**Exercise objective**
Would you restate, exactly as they appear, the lines from the one containing "24. Find the equilibrium price and quantity." through the end of the data below?

**Given records**
· · · · ·

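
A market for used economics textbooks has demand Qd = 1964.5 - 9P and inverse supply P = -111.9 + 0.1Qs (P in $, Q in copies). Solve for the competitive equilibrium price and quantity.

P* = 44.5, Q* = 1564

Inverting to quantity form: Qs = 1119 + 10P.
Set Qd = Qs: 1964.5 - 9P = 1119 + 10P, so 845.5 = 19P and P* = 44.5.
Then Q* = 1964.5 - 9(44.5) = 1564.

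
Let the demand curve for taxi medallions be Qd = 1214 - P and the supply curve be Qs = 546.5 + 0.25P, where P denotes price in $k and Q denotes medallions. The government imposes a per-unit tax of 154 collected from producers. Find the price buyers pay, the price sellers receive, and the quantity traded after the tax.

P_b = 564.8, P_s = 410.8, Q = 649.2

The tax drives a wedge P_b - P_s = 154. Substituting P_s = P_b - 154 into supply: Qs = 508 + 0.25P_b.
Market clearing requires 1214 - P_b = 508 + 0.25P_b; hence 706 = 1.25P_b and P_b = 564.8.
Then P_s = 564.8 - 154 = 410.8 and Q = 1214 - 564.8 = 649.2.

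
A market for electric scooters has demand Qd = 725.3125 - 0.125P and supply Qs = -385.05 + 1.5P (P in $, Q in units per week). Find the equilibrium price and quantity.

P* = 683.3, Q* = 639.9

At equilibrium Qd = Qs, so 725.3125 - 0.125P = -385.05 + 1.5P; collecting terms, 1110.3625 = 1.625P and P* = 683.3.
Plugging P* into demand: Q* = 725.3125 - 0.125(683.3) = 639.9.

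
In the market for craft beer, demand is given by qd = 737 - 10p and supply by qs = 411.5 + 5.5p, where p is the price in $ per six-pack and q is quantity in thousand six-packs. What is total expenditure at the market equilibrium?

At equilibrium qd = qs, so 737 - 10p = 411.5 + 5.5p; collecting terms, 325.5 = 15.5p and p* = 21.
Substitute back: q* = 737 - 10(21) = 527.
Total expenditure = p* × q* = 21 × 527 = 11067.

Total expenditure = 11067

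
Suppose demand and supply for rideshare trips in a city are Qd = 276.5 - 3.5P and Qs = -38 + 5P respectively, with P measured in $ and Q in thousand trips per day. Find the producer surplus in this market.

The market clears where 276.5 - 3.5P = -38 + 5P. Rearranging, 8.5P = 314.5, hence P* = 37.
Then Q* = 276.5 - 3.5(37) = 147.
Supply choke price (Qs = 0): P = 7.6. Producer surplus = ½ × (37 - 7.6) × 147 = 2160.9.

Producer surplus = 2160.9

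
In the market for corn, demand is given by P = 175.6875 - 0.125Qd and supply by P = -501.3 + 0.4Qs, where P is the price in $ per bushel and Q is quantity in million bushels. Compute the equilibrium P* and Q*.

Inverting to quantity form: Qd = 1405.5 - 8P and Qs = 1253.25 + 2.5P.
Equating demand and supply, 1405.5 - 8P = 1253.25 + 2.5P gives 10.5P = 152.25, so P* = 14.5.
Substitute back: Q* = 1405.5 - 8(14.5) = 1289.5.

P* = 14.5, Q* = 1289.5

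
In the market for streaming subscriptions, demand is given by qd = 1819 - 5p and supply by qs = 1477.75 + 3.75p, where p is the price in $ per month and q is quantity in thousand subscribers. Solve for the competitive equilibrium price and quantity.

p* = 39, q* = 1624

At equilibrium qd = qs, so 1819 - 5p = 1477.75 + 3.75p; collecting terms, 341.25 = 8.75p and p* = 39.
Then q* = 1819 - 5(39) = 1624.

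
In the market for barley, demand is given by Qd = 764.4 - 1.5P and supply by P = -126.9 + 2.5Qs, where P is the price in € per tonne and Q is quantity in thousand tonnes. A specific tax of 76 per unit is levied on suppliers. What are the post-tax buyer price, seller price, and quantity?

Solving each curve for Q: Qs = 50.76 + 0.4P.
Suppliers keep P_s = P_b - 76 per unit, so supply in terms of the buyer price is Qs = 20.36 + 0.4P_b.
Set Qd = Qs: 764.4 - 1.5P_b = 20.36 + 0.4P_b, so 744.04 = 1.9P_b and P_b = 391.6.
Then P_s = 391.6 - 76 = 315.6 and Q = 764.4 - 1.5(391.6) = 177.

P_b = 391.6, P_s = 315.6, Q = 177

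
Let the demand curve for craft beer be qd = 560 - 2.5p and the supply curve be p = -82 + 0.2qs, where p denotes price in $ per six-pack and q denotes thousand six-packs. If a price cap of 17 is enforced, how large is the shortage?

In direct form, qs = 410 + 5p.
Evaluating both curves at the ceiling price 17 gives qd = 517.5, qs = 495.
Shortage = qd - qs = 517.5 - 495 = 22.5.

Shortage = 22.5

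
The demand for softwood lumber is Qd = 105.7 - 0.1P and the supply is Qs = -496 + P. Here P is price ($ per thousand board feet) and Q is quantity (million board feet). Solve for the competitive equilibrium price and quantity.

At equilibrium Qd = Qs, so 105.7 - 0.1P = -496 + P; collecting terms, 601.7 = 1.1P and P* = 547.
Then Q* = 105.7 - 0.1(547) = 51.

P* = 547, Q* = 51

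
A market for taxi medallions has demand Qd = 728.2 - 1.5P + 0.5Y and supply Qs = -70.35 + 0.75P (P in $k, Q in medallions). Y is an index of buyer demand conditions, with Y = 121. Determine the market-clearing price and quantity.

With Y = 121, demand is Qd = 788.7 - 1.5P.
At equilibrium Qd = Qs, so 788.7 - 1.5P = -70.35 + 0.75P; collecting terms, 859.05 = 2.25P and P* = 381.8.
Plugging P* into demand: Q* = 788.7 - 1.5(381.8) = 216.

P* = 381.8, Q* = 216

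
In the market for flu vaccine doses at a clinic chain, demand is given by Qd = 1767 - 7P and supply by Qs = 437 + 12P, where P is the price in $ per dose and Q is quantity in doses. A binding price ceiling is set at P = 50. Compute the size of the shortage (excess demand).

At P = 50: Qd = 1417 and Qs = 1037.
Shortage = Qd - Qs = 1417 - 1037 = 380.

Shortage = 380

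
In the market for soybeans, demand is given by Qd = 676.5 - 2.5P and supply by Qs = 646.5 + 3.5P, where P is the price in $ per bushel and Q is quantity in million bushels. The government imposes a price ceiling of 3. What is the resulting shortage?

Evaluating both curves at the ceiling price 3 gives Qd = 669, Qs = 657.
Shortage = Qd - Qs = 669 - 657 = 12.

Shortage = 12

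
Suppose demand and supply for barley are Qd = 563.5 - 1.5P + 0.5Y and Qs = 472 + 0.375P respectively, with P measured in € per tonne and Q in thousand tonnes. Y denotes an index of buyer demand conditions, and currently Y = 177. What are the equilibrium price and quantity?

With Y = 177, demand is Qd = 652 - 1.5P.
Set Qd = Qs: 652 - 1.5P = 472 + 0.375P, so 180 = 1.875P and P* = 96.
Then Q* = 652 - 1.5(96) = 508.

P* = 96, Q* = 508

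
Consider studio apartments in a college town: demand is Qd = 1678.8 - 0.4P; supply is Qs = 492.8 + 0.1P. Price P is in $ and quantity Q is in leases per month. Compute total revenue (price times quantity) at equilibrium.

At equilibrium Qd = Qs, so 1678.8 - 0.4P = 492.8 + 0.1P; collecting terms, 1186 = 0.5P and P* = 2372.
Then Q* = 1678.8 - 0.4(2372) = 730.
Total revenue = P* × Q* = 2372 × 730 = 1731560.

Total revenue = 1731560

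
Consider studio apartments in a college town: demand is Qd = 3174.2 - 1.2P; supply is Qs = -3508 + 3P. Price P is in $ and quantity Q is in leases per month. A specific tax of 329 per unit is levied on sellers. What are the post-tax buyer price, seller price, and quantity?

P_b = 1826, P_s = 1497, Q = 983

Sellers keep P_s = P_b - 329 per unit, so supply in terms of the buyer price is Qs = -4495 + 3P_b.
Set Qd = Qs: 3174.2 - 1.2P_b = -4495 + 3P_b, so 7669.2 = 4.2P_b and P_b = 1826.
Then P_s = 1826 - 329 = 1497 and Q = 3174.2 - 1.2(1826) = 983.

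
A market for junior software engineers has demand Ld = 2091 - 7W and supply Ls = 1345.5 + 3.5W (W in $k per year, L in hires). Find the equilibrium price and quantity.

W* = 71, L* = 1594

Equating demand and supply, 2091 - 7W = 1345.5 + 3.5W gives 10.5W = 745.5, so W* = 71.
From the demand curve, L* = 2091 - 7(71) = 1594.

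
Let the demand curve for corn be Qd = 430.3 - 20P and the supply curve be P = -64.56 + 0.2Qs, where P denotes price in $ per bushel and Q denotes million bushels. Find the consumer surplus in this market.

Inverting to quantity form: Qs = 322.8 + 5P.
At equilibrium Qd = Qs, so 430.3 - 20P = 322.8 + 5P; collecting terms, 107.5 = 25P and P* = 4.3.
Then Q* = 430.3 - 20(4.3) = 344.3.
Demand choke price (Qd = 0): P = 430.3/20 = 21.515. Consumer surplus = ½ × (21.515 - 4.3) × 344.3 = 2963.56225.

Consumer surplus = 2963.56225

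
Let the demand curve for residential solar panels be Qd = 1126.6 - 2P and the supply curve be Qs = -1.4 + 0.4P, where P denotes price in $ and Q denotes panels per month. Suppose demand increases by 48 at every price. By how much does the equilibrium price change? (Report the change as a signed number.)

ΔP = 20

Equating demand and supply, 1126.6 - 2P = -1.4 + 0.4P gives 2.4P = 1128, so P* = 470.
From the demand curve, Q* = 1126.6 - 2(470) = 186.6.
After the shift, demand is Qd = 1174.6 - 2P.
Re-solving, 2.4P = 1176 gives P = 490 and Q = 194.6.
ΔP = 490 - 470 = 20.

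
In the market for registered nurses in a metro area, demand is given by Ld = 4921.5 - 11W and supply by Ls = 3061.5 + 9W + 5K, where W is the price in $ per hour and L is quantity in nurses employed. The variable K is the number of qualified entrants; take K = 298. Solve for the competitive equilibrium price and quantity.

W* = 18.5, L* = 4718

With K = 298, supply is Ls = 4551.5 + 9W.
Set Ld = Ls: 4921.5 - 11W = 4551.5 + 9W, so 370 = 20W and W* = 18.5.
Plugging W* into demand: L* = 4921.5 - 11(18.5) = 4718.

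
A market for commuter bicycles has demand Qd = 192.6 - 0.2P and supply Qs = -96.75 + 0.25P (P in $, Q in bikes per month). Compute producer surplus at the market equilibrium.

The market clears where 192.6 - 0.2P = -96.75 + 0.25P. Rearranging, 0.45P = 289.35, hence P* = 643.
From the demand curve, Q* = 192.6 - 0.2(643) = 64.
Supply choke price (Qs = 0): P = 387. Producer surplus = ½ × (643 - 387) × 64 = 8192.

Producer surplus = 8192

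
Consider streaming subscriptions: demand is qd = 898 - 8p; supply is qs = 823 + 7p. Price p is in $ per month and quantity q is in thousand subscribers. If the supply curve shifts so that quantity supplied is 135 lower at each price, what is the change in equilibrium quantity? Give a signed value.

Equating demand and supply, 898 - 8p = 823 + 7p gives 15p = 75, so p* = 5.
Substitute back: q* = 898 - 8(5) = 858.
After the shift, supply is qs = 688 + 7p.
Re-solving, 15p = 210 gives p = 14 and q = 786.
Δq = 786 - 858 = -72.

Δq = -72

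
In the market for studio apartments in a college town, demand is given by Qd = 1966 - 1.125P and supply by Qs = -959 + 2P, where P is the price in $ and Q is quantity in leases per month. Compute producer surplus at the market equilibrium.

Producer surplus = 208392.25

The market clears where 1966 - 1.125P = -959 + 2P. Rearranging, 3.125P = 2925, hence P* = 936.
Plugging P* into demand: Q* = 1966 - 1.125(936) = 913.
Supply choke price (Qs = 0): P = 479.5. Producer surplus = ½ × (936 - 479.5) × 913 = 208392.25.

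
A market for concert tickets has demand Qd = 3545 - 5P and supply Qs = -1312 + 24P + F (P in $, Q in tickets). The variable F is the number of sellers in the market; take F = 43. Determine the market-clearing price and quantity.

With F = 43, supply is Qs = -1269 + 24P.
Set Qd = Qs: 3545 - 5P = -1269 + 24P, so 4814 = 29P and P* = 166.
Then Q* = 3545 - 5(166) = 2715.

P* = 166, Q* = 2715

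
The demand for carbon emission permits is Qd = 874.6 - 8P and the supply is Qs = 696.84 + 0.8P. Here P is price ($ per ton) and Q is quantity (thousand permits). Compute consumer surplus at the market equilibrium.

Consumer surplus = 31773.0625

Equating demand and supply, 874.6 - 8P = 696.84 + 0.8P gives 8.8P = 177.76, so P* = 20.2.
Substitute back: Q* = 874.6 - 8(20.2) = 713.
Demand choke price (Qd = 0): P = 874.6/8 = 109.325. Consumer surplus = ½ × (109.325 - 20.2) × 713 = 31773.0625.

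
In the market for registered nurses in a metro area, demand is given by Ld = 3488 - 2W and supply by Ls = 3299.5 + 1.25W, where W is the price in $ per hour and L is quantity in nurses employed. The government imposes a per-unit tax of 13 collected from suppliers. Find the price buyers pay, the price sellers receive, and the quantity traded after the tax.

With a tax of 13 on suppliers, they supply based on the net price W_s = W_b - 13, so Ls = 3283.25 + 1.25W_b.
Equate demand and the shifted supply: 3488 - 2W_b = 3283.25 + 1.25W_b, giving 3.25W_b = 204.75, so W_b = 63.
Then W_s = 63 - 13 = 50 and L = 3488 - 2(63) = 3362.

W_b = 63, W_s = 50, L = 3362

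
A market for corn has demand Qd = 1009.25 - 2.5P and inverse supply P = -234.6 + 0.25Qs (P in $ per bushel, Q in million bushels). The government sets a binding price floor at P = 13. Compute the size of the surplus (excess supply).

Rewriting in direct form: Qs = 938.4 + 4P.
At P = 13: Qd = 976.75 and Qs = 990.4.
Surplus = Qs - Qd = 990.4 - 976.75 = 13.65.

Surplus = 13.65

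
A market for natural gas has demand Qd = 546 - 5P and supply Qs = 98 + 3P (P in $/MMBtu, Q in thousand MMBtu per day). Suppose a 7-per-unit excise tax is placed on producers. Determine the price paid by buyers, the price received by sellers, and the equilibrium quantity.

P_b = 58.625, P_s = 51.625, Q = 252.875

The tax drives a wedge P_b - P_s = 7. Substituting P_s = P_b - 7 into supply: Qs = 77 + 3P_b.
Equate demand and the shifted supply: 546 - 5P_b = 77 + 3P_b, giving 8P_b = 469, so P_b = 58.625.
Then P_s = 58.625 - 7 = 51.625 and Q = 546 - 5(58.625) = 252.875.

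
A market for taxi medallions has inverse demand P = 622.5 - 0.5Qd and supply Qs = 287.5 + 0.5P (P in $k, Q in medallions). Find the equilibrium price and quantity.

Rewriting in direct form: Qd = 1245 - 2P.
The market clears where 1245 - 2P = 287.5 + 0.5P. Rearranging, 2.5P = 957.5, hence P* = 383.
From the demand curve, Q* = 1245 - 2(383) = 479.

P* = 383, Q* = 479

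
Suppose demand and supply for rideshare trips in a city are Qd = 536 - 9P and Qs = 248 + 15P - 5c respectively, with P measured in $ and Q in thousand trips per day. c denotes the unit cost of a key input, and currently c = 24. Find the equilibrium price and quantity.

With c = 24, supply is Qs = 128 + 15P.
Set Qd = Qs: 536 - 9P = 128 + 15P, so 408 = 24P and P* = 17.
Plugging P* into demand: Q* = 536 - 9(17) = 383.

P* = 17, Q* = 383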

· · · · ·

**Your solution**
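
Suppose demand and supply for rideshare trips in a city are Qd = 536 - 9P and Qs = 248 + 15P - 5c respectively, with P measured in $ and Q in thousand trips per day. c denotes the unit cost of a key input, and currently c = 24. Find the equilibrium price and quantity.

With c = 24, supply is Qs = 128 + 15P.
Set Qd = Qs: 536 - 9P = 128 + 15P, so 408 = 24P and P* = 17.
Plugging P* into demand: Q* = 536 - 9(17) = 383.

P* = 17, Q* = 383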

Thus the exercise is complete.